[[ Supplied information open ]]

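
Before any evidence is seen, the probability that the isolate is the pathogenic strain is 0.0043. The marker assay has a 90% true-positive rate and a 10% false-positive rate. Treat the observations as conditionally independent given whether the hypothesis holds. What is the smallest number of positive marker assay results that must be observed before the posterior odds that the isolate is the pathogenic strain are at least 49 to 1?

Prior odds: 0.0043 ÷ 0.9957 = 43/9957.
Likelihood ratio of a positive result = 0.9/0.1 = 9.
Target odds = 49.
Need (43/9957) × 9ⁿ ≥ 49, i.e. 9ⁿ ≥ 487893/43.
9⁴ = 6561 falls short of 487893/43 but 9⁵ = 59049 reaches it, so n = 5.

5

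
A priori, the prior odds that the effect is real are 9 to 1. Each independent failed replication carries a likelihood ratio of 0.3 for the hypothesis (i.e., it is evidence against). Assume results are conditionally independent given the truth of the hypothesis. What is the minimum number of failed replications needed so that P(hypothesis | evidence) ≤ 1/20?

5

Prior odds = 9.
Likelihood ratio per failed replication = 0.3.
Target posterior odds = 0.05/0.95 = 1/19.
Require 0.3ⁿ ≤ 1/19 ÷ 9 = 1/171.
0.3⁴ = 0.0081 is still above 1/171 but 0.3⁵ = 243/100000 is at or below it, so n = 5.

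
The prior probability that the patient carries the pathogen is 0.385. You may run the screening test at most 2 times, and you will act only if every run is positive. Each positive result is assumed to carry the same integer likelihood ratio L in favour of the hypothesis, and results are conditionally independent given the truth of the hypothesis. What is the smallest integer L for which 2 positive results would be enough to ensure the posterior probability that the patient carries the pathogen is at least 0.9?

4

Prior odds = 0.385/0.615 = 77/123.
Target odds = 0.9/0.1 = 9.
Need L² ≥ 9 ÷ (77/123) = 1107/77.
3² = 9 < 1107/77 ≤ 16 = 4², so L = 4.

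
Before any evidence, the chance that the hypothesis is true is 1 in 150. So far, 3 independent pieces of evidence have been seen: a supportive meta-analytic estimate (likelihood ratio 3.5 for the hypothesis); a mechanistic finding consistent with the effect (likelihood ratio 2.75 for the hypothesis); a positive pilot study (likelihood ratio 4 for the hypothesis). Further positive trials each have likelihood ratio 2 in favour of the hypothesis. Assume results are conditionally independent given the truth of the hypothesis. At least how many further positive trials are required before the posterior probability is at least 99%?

Prior odds = (1/150)/(149/150) = 1/149.
Combined Bayes factor of the evidence already in hand = 3.5 × 2.75 × 4 = 38.5.
Odds after that evidence = (1/149) × 38.5 = 77/298.
Target odds = 0.99/0.01 = 99.
Need 2ⁿ ≥ 99 ÷ (77/298) = 2682/7.
2⁸ = 256 falls short of 2682/7 but 2⁹ = 512 reaches it, so n = 9.

9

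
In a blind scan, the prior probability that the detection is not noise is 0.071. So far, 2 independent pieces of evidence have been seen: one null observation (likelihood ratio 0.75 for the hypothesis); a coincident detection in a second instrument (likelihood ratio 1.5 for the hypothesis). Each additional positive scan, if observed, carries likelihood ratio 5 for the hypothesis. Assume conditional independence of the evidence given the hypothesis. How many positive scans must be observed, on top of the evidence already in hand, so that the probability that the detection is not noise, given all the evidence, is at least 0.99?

5

Prior odds = 0.071/0.929 = 71/929.
Combined Bayes factor of the evidence already in hand = 0.75 × 1.5 = 1.125.
Odds after that evidence = (71/929) × 1.125 = 639/7432.
Target odds = 0.99/0.01 = 99.
Need 5ⁿ ≥ 99 ÷ (639/7432) = 81752/71.
5⁴ = 625 falls short of 81752/71 but 5⁵ = 3125 reaches it, so n = 5.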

[[ Supplied information closed ]]

▶ [Exercise directions]
Every record listed above should be reproduced exactly.

▶ [Task answer]
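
Before any evidence is seen, the probability that the isolate is the pathogenic strain is 0.0043. The marker assay has a 90% true-positive rate and a 10% false-positive rate. Treat the observations as conditionally independent given whether the hypothesis holds. What is the smallest number of positive marker assay results that must be observed before the posterior odds that the isolate is the pathogenic strain are at least 49 to 1?

Prior odds: 0.0043 ÷ 0.9957 = 43/9957.
Likelihood ratio of a positive result = 0.9/0.1 = 9.
Target odds = 49.
Need (43/9957) × 9ⁿ ≥ 49, i.e. 9ⁿ ≥ 487893/43.
9⁴ = 6561 falls short of 487893/43 but 9⁵ = 59049 reaches it, so n = 5.

5

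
A priori, the prior odds that the effect is real are 9 to 1. Each independent failed replication carries a likelihood ratio of 0.3 for the hypothesis (i.e., it is evidence against). Assume results are conditionally independent given the truth of the hypothesis. What is the minimum number of failed replications needed so that P(hypothesis | evidence) ≤ 1/20?

5

Prior odds = 9.
Likelihood ratio per failed replication = 0.3.
Target posterior odds = 0.05/0.95 = 1/19.
Require 0.3ⁿ ≤ 1/19 ÷ 9 = 1/171.
0.3⁴ = 0.0081 is still above 1/171 but 0.3⁵ = 243/100000 is at or below it, so n = 5.

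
The prior probability that the patient carries the pathogen is 0.385. You may run the screening test at most 2 times, and you will act only if every run is positive. Each positive result is assumed to carry the same integer likelihood ratio L in favour of the hypothesis, and results are conditionally independent given the truth of the hypothesis. What is the smallest integer L for which 2 positive results would be enough to ensure the posterior probability that the patient carries the pathogen is at least 0.9?

4

Prior odds = 0.385/0.615 = 77/123.
Target odds = 0.9/0.1 = 9.
Need L² ≥ 9 ÷ (77/123) = 1107/77.
3² = 9 < 1107/77 ≤ 16 = 4², so L = 4.

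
Before any evidence, the chance that the hypothesis is true is 1 in 150. So far, 3 independent pieces of evidence have been seen: a supportive meta-analytic estimate (likelihood ratio 3.5 for the hypothesis); a mechanistic finding consistent with the effect (likelihood ratio 2.75 for the hypothesis); a positive pilot study (likelihood ratio 4 for the hypothesis). Further positive trials each have likelihood ratio 2 in favour of the hypothesis. Assume results are conditionally independent given the truth of the hypothesis. At least how many further positive trials are required before the posterior probability is at least 99%?

Prior odds = (1/150)/(149/150) = 1/149.
Combined Bayes factor of the evidence already in hand = 3.5 × 2.75 × 4 = 38.5.
Odds after that evidence = (1/149) × 38.5 = 77/298.
Target odds = 0.99/0.01 = 99.
Need 2ⁿ ≥ 99 ÷ (77/298) = 2682/7.
2⁸ = 256 falls short of 2682/7 but 2⁹ = 512 reaches it, so n = 9.

9

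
In a blind scan, the prior probability that the detection is not noise is 0.071. So far, 2 independent pieces of evidence have been seen: one null observation (likelihood ratio 0.75 for the hypothesis); a coincident detection in a second instrument (likelihood ratio 1.5 for the hypothesis). Each additional positive scan, if observed, carries likelihood ratio 5 for the hypothesis. Assume conditional independence of the evidence given the hypothesis. How many positive scans must be observed, on top of the evidence already in hand, so that the probability that the detection is not noise, given all the evidence, is at least 0.99?

5

Prior odds = 0.071/0.929 = 71/929.
Combined Bayes factor of the evidence already in hand = 0.75 × 1.5 = 1.125.
Odds after that evidence = (71/929) × 1.125 = 639/7432.
Target odds = 0.99/0.01 = 99.
Need 5ⁿ ≥ 99 ÷ (639/7432) = 81752/71.
5⁴ = 625 falls short of 81752/71 but 5⁵ = 3125 reaches it, so n = 5.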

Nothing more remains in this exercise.